__Exercise brief__.
Your answer should be every line of the entries that has the string "Function" in it.

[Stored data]
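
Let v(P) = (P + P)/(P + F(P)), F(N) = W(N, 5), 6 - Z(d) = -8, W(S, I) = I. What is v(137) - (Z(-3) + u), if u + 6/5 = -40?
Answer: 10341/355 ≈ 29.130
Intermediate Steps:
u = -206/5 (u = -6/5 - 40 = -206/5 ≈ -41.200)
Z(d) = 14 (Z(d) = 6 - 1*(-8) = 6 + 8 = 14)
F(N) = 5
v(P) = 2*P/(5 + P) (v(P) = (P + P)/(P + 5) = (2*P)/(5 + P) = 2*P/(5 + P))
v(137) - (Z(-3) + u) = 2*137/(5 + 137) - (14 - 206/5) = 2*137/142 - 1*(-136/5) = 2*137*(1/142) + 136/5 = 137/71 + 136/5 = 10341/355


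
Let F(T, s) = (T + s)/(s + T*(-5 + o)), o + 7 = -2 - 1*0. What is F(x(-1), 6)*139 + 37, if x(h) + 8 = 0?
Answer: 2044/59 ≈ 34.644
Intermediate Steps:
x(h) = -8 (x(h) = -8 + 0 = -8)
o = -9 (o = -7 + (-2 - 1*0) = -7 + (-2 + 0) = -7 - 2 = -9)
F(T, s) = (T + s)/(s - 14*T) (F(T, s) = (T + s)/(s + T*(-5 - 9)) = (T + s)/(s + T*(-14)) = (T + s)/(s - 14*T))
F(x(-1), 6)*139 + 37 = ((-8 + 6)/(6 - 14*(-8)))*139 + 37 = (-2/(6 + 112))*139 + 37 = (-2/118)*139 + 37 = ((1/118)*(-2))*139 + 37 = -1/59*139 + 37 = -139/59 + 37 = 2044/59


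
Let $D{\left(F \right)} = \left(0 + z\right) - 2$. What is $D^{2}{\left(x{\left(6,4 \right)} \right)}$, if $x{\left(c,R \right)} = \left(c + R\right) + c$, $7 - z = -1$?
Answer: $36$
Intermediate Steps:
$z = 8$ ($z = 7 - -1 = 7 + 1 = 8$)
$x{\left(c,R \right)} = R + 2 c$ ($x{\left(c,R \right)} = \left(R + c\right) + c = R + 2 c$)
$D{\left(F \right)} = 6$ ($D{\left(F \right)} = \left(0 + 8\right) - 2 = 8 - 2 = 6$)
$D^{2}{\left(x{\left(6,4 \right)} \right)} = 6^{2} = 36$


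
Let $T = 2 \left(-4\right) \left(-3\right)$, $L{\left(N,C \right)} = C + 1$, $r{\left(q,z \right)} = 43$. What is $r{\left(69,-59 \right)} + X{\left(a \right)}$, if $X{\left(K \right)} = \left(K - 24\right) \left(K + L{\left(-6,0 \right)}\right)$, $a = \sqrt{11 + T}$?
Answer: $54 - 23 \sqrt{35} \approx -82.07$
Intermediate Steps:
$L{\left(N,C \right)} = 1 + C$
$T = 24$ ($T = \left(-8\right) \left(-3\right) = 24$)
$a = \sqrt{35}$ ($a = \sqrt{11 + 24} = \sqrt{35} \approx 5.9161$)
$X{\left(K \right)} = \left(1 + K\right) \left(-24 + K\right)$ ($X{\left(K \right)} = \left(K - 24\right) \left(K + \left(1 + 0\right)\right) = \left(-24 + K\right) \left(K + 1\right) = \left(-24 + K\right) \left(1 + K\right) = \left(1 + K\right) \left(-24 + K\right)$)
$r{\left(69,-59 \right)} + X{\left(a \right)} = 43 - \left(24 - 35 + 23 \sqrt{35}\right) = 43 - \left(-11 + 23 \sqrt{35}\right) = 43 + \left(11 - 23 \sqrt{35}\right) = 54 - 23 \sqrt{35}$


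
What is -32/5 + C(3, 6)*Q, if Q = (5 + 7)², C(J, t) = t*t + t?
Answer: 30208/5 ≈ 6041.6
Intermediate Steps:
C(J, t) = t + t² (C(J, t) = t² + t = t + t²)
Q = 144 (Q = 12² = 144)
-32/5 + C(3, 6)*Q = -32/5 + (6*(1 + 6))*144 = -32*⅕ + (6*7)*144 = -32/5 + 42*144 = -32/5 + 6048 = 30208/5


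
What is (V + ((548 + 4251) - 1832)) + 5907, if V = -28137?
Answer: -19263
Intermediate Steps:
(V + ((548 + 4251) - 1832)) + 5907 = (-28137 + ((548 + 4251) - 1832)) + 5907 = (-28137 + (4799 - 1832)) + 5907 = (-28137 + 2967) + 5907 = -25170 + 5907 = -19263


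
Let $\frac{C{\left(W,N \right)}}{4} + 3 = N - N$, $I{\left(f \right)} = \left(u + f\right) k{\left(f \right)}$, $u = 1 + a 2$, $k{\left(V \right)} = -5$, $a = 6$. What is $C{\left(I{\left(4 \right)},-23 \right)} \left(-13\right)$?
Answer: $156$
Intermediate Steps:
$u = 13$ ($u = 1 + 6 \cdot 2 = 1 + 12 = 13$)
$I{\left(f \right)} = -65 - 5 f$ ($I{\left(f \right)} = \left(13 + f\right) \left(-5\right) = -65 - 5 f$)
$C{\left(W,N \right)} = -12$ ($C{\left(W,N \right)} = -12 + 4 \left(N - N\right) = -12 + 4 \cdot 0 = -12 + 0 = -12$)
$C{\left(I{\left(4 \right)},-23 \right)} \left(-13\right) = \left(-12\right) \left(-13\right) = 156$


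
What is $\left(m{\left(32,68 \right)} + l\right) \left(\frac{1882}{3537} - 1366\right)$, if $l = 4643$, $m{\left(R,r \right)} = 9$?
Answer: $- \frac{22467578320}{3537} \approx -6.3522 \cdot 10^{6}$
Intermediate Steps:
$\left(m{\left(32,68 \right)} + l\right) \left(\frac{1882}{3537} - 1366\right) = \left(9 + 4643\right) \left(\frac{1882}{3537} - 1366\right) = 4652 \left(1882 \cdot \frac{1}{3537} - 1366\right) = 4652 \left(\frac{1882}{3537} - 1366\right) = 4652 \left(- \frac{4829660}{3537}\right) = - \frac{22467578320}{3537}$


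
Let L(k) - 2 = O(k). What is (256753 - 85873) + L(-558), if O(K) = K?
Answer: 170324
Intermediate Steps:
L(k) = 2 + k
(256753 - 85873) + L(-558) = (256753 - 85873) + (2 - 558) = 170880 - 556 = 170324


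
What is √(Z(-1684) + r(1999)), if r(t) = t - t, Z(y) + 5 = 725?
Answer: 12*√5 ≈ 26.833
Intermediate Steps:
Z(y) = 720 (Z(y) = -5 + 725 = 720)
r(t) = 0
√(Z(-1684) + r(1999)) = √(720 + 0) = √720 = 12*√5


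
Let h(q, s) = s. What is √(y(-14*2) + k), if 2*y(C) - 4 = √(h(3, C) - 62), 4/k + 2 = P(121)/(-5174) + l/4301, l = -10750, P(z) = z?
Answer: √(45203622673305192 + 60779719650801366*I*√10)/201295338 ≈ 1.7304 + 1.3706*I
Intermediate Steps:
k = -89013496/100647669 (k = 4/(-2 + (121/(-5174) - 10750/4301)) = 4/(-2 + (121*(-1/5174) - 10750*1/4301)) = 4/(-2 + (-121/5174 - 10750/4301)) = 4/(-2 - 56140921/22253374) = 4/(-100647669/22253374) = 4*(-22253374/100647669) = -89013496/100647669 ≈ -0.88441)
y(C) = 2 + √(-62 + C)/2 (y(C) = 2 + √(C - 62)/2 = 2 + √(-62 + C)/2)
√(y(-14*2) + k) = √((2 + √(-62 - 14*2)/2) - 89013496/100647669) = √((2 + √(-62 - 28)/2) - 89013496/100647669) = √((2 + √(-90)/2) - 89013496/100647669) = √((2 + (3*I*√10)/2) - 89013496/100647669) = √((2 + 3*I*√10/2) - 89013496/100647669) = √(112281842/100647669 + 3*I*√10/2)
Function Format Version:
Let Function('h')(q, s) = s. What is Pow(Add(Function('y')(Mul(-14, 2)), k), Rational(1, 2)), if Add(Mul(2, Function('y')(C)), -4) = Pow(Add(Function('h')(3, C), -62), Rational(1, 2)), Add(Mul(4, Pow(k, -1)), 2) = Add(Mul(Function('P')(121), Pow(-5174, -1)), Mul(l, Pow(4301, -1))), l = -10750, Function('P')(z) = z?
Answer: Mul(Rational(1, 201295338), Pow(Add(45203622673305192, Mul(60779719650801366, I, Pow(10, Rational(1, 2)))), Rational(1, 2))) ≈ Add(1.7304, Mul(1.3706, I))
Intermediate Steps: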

__Task response__.
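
Function Format Version:
Let Function('h')(q, s) = s. What is Pow(Add(Function('y')(Mul(-14, 2)), k), Rational(1, 2)), if Add(Mul(2, Function('y')(C)), -4) = Pow(Add(Function('h')(3, C), -62), Rational(1, 2)), Add(Mul(4, Pow(k, -1)), 2) = Add(Mul(Function('P')(121), Pow(-5174, -1)), Mul(l, Pow(4301, -1))), l = -10750, Function('P')(z) = z?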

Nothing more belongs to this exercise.